### Task to carry out
Transcribe exactly the line containing "For φ_t = 3.4152φ_xx" and every line after it, through the end of the records below.

### Material shown
================================
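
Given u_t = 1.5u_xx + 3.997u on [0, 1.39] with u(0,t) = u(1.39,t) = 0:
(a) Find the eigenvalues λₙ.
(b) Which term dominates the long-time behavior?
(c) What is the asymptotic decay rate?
Eigenvalues: λₙ = 1.5n²π²/1.39² - 3.997.
First three modes:
  n=1: λ₁ = 1.5π²/1.39² - 3.997 ≈ 3.665
  n=2: λ₂ = 6π²/1.39² - 3.997 ≈ 26.652
  n=3: λ₃ = 13.5π²/1.39² - 3.997 ≈ 64.964
Since 1.5π²/1.39² ≈ 7.662 > 3.997, all λₙ > 0.
The n=1 mode decays slowest → dominates as t → ∞.
Asymptotic: u ~ c₁ sin(πx/1.39) e^{-λ₁t} with decay rate λ₁ ≈ 3.665.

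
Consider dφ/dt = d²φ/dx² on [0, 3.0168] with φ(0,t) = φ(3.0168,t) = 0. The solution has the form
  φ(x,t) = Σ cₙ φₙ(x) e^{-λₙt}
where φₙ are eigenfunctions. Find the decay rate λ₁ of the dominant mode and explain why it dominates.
Eigenvalues: λₙ = n²π²/3.0168².
First three modes:
  n=1: λ₁ = π²/3.0168² ≈ 1.084
  n=2: λ₂ = 4π²/3.0168² ≈ 4.338 (4× faster decay)
  n=3: λ₃ = 9π²/3.0168² ≈ 9.76 (9× faster decay)
As t → ∞, higher modes decay exponentially faster. The n=1 mode dominates: φ ~ c₁ sin(πx/3.0168) e^{-λ₁t}.
Decay rate: λ₁ = π²/3.0168² ≈ 1.084.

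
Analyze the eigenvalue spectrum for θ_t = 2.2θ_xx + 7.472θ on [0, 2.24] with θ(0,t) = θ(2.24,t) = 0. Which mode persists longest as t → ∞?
Eigenvalues: λₙ = 2.2n²π²/2.24² - 7.472.
First three modes:
  n=1: λ₁ = 2.2π²/2.24² - 7.472 ≈ -3.145
  n=2: λ₂ = 8.8π²/2.24² - 7.472 ≈ 9.838
  n=3: λ₃ = 19.8π²/2.24² - 7.472 ≈ 31.475
Since 2.2π²/2.24² ≈ 4.327 < 7.472, λ₁ < 0.
The n=1 mode grows fastest (−λₙ is largest for n=1) → dominates.
Asymptotic: θ ~ c₁ sin(πx/2.24) e^{3.145t} (exponential growth at rate −λ₁ ≈ 3.145).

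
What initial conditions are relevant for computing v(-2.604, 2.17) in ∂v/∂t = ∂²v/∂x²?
The entire real line. The heat equation has infinite propagation speed: any initial disturbance instantly affects all points (though exponentially small far away).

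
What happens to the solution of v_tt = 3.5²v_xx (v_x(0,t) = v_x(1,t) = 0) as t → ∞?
v oscillates about a mean that drifts linearly in t (generically unbounded; no decay). There is no damping, so the nonconstant modes persist as standing waves (energy conserved, no decay). But with Neumann conditions at both ends the constant mode has eigenvalue 0: the spatial mean M(t) of v satisfies M'' = 0, so M(t) = M(0) + M'(0)·t. Unless the initial velocity has zero mean (∫v_t(x,0)dx = 0), the solution grows linearly in t (unbounded, though not exponentially); if it does have zero mean, the solution stays bounded and simply oscillates.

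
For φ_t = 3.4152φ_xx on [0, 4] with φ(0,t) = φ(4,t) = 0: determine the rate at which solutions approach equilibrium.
Eigenvalues: λₙ = 3.4152n²π²/4².
First three modes:
  n=1: λ₁ = 3.4152π²/4² ≈ 2.107
  n=2: λ₂ = 13.6608π²/4² ≈ 8.427 (4× faster decay)
  n=3: λ₃ = 30.7368π²/4² ≈ 18.96 (9× faster decay)
As t → ∞, higher modes decay exponentially faster. The n=1 mode dominates: φ ~ c₁ sin(πx/4) e^{-λ₁t}.
Decay rate: λ₁ = 3.4152π²/4² ≈ 2.107.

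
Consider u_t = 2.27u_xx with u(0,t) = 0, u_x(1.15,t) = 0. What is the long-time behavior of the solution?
As t → ∞, u → 0. Heat escapes through the Dirichlet boundary.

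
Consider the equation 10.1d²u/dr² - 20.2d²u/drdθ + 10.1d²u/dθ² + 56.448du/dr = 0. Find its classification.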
================================
### Final answer
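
For φ_t = 3.4152φ_xx on [0, 4] with φ(0,t) = φ(4,t) = 0: determine the rate at which solutions approach equilibrium.
Eigenvalues: λₙ = 3.4152n²π²/4².
First three modes:
  n=1: λ₁ = 3.4152π²/4² ≈ 2.107
  n=2: λ₂ = 13.6608π²/4² ≈ 8.427 (4× faster decay)
  n=3: λ₃ = 30.7368π²/4² ≈ 18.96 (9× faster decay)
As t → ∞, higher modes decay exponentially faster. The n=1 mode dominates: φ ~ c₁ sin(πx/4) e^{-λ₁t}.
Decay rate: λ₁ = 3.4152π²/4² ≈ 2.107.

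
Consider u_t = 2.27u_xx with u(0,t) = 0, u_x(1.15,t) = 0. What is the long-time behavior of the solution?
As t → ∞, u → 0. Heat escapes through the Dirichlet boundary.

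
Consider the equation 10.1d²u/dr² - 20.2d²u/drdθ + 10.1d²u/dθ² + 56.448du/dr = 0. Find its classification.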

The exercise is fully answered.